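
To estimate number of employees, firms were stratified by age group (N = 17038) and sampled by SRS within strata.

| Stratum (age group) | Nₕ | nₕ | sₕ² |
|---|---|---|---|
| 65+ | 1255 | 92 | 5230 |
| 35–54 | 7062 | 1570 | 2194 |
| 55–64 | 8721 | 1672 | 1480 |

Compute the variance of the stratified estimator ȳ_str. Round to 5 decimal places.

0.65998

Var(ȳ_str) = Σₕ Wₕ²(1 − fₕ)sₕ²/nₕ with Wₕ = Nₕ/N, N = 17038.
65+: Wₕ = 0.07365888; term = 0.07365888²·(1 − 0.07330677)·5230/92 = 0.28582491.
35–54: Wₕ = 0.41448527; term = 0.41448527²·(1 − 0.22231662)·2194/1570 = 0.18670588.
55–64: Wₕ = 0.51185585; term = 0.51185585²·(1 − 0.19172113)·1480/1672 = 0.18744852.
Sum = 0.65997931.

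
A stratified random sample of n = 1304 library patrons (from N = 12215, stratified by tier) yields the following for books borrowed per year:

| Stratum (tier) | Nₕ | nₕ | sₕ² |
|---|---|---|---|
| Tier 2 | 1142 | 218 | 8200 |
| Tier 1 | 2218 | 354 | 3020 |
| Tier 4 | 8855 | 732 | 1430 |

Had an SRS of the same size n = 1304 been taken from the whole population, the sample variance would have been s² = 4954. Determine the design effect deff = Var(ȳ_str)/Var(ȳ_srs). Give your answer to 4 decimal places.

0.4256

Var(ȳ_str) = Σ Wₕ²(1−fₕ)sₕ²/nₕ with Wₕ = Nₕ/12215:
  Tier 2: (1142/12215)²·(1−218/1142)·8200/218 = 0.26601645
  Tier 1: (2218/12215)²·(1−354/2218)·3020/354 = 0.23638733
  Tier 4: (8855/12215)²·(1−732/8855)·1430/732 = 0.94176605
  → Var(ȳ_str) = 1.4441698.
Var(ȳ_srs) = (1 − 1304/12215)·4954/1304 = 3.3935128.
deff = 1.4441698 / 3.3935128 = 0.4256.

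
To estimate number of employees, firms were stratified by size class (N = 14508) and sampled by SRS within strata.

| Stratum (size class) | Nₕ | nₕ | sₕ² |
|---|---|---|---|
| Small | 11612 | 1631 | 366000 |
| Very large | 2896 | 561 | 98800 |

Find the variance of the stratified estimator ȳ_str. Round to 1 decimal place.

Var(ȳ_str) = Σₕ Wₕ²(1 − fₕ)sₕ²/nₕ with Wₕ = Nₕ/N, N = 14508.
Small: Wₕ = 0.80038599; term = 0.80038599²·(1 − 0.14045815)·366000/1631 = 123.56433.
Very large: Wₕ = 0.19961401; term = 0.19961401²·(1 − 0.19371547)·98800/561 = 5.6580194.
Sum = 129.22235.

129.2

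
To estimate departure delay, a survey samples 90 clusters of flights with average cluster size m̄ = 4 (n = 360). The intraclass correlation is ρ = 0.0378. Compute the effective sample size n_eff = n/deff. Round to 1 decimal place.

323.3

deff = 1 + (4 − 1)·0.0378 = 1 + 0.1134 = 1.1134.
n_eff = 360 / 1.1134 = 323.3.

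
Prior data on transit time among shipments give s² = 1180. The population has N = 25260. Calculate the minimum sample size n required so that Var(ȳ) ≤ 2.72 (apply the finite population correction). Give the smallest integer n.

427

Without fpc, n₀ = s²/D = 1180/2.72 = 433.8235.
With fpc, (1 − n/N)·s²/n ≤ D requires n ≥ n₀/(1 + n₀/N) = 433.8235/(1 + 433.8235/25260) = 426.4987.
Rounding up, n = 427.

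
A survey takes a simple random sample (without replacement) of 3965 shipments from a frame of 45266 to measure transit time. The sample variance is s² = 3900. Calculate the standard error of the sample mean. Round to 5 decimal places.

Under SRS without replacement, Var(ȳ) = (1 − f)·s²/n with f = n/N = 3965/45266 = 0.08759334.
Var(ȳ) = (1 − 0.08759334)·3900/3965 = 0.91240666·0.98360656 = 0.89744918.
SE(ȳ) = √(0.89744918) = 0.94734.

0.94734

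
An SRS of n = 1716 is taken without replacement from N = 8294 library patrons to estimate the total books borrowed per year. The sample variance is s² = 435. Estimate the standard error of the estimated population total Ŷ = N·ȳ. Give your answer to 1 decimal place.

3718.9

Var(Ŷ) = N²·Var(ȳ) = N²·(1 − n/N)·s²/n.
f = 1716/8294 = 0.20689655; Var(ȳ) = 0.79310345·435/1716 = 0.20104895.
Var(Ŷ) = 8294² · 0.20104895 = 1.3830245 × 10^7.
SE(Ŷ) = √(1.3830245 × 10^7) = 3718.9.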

################

Problem description: From the data above, copy every line where "employees" appears.

Problem solution:
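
To estimate number of employees, firms were stratified by age group (N = 17038) and sampled by SRS within strata.
To estimate number of employees, firms were stratified by size class (N = 14508) and sampled by SRS within strata.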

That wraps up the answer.